• TASK ITEM
All lines up to and including the one that contains "G(u, v) = 1 + (16/9)*u^2" are to be transcribed exactly, starting from the first line of the records.

• RAW DATA
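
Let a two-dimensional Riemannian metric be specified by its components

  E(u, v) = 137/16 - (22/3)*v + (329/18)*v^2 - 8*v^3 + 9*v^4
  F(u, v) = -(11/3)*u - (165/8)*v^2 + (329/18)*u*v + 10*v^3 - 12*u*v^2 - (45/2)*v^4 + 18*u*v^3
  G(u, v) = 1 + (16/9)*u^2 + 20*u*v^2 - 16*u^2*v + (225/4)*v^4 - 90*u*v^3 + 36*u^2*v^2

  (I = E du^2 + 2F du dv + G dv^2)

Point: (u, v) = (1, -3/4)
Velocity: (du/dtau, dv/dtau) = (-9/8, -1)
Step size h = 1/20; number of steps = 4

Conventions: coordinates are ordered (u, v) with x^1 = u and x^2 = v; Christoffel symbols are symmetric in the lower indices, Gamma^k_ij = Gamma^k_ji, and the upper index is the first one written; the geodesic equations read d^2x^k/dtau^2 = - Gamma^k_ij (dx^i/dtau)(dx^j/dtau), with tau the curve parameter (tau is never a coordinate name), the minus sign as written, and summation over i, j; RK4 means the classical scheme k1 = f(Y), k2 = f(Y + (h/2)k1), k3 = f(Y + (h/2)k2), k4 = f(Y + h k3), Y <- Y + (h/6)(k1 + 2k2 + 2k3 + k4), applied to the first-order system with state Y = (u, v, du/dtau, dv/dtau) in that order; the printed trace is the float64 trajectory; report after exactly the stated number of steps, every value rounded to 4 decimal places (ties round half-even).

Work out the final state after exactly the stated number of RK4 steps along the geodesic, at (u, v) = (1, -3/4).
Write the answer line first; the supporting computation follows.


Answer: u = 0.7724, v = -0.9453, du/dtau = -1.1473, dv/dtau = -0.9590

f(Y) = (du/dtau, dv/dtau, -Gamma^u_ij Y'^i Y'^j, -Gamma^v_ij Y'^i Y'^j) with the Gammas evaluated at the stage position; h = 0.050000; intermediate values shown to 6 dp
step 0: u = 1.0000, v = -0.7500, du/dtau = -1.1250, dv/dtau = -1.0000
step 1:
  k1: at (u, v) = (1.000000, -0.750000), (du/dtau, dv/dtau) = (-1.125000, -1.000000); Gamma_uuu = 0.000000, Gamma_uuv = -0.241004, Gamma_uvv = 0.712684, Gamma_vuu = 0.000000, Gamma_vuv = 0.445535, Gamma_vvv = -1.317509; k1 = (-1.125000, -1.000000, -0.170424, 0.315057)
  k2: at (u, v) = (0.971875, -0.775000), (du/dtau, dv/dtau) = (-1.129261, -0.992124); Gamma_uuu = 0.000000, Gamma_uuv = -0.240953, Gamma_uvv = 0.702976, Gamma_vuu = 0.000000, Gamma_vuv = 0.445207, Gamma_vvv = -1.298882; k2 = (-1.129261, -0.992124, -0.152034, 0.280912)
  k3: at (u, v) = (0.971768, -0.774803), (du/dtau, dv/dtau) = (-1.128801, -0.992977); Gamma_uuu = 0.000000, Gamma_uuv = -0.241024, Gamma_uvv = 0.703176, Gamma_vuu = 0.000000, Gamma_vuv = 0.445255, Gamma_vvv = -1.299012; k3 = (-1.128801, -0.992977, -0.153020, 0.282681)
  k4: at (u, v) = (0.943560, -0.799649), (du/dtau, dv/dtau) = (-1.132651, -0.985866); Gamma_uuu = 0.000000, Gamma_uuv = -0.241081, Gamma_uvv = 0.694241, Gamma_vuu = 0.000000, Gamma_vuv = 0.444827, Gamma_vvv = -1.280970; k4 = (-1.132651, -0.985866, -0.136352, 0.251589)
  Y <- Y + (h/6)(k1 + 2k2 + 2k3 + k4): u = 0.9436, v = -0.7996, du/dtau = -1.1326, dv/dtau = -0.9859
step 2:
  k1: at (u, v) = (0.943552, -0.799634), (du/dtau, dv/dtau) = (-1.132641, -0.985885); Gamma_uuu = 0.000000, Gamma_uuv = -0.241086, Gamma_uvv = 0.694255, Gamma_vuu = 0.000000, Gamma_vuv = 0.444831, Gamma_vvv = -1.280979; k1 = (-1.132641, -0.985885, -0.136375, 0.251628)
  k2: at (u, v) = (0.915236, -0.824281), (du/dtau, dv/dtau) = (-1.136050, -0.979594); Gamma_uuu = 0.000000, Gamma_uuv = -0.241263, Gamma_uvv = 0.686078, Gamma_vuu = 0.000000, Gamma_vuv = 0.444326, Gamma_vvv = -1.263529; k2 = (-1.136050, -0.979594, -0.121376, 0.223536)
  k3: at (u, v) = (0.915151, -0.824124), (du/dtau, dv/dtau) = (-1.135675, -0.980296); Gamma_uuu = 0.000000, Gamma_uuv = -0.241318, Gamma_uvv = 0.686229, Gamma_vuu = 0.000000, Gamma_vuv = 0.444366, Gamma_vvv = -1.263630; k3 = (-1.135675, -0.980296, -0.122135, 0.224900)
  k4: at (u, v) = (0.886768, -0.848649), (du/dtau, dv/dtau) = (-1.138747, -0.974640); Gamma_uuu = 0.000000, Gamma_uuv = -0.241581, Gamma_uvv = 0.678672, Gamma_vuu = 0.000000, Gamma_vuv = 0.443777, Gamma_vvv = -1.246698; k4 = (-1.138747, -0.974640, -0.108439, 0.199200)
  Y <- Y + (h/6)(k1 + 2k2 + 2k3 + k4): u = 0.8868, v = -0.8486, du/dtau = -1.1387, dv/dtau = -0.9747
step 3:
  k1: at (u, v) = (0.886762, -0.848636), (du/dtau, dv/dtau) = (-1.138739, -0.974654); Gamma_uuu = 0.000000, Gamma_uuv = -0.241586, Gamma_uvv = 0.678684, Gamma_vuu = 0.000000, Gamma_vuv = 0.443780, Gamma_vvv = -1.246706; k1 = (-1.138739, -0.974654, -0.108456, 0.199227)
  k2: at (u, v) = (0.858293, -0.873003), (du/dtau, dv/dtau) = (-1.141451, -0.969673); Gamma_uuu = 0.000000, Gamma_uuv = -0.241944, Gamma_uvv = 0.671736, Gamma_vuu = 0.000000, Gamma_vuv = 0.443124, Gamma_vvv = -1.230296; k2 = (-1.141451, -0.969673, -0.096028, 0.175877)
  k3: at (u, v) = (0.858225, -0.872878), (du/dtau, dv/dtau) = (-1.141140, -0.970257); Gamma_uuu = 0.000000, Gamma_uuv = -0.241987, Gamma_uvv = 0.671850, Gamma_vuu = 0.000000, Gamma_vuv = 0.443157, Gamma_vvv = -1.230373; k3 = (-1.141140, -0.970257, -0.096622, 0.176947)
  k4: at (u, v) = (0.829705, -0.897149), (du/dtau, dv/dtau) = (-1.143570, -0.965807); Gamma_uuu = 0.000000, Gamma_uuv = -0.242414, Gamma_uvv = 0.665406, Gamma_vuu = 0.000000, Gamma_vuv = 0.442427, Gamma_vvv = -1.214424; k4 = (-1.143570, -0.965807, -0.085202, 0.155500)
  Y <- Y + (h/6)(k1 + 2k2 + 2k3 + k4): u = 0.8297, v = -0.8971, du/dtau = -1.1436, dv/dtau = -0.9658
step 4:
  k1: at (u, v) = (0.829699, -0.897139), (du/dtau, dv/dtau) = (-1.143564, -0.965817); Gamma_uuu = 0.000000, Gamma_uuv = -0.242418, Gamma_uvv = 0.665415, Gamma_vuu = 0.000000, Gamma_vuv = 0.442430, Gamma_vvv = -1.214430; k1 = (-1.143564, -0.965817, -0.085213, 0.155520)
  k2: at (u, v) = (0.801110, -0.921285), (du/dtau, dv/dtau) = (-1.145694, -0.961929); Gamma_uuu = 0.000000, Gamma_uuv = -0.242920, Gamma_uvv = 0.659465, Gamma_vuu = 0.000000, Gamma_vuv = 0.441641, Gamma_vvv = -1.198941; k2 = (-1.145694, -0.961929, -0.074775, 0.135944)
  k3: at (u, v) = (0.801057, -0.921187), (du/dtau, dv/dtau) = (-1.145433, -0.962419); Gamma_uuu = 0.000000, Gamma_uuv = -0.242954, Gamma_uvv = 0.659551, Gamma_vuu = 0.000000, Gamma_vuv = 0.441667, Gamma_vvv = -1.198999; k3 = (-1.145433, -0.962419, -0.075249, 0.136796)
  k4: at (u, v) = (0.772427, -0.945260), (du/dtau, dv/dtau) = (-1.147326, -0.958978); Gamma_uuu = 0.000000, Gamma_uuv = -0.243511, Gamma_uvv = 0.654011, Gamma_vuu = 0.000000, Gamma_vuv = 0.440813, Gamma_vvv = -1.183919; k4 = (-1.147326, -0.958978, -0.065603, 0.118758)
  Y <- Y + (h/6)(k1 + 2k2 + 2k3 + k4): u = 0.7724, v = -0.9453, du/dtau = -1.1473, dv/dtau = -0.9590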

• RESULT
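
Let a two-dimensional Riemannian metric be specified by its components

  E(u, v) = 137/16 - (22/3)*v + (329/18)*v^2 - 8*v^3 + 9*v^4
  F(u, v) = -(11/3)*u - (165/8)*v^2 + (329/18)*u*v + 10*v^3 - 12*u*v^2 - (45/2)*v^4 + 18*u*v^3
  G(u, v) = 1 + (16/9)*u^2 + 20*u*v^2 - 16*u^2*v + (225/4)*v^4 - 90*u*v^3 + 36*u^2*v^2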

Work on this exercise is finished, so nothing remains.